§ **Work order**
Your task is to transcribe the material that follows, line by line and exactly.

________________

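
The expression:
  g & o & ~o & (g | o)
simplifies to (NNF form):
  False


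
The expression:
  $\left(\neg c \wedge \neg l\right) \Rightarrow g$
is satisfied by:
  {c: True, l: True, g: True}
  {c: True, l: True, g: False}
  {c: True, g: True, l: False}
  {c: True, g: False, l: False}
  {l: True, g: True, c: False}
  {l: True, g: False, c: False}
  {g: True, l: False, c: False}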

________________

§ **Exercise result**
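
The expression:
  g & o & ~o & (g | o)
simplifies to (NNF form):
  False


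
The expression:
  $\left(\neg c \wedge \neg l\right) \Rightarrow g$
is satisfied by:
  {c: True, l: True, g: True}
  {c: True, l: True, g: False}
  {c: True, g: True, l: False}
  {c: True, g: False, l: False}
  {l: True, g: True, c: False}
  {l: True, g: False, c: False}
  {g: True, l: False, c: False}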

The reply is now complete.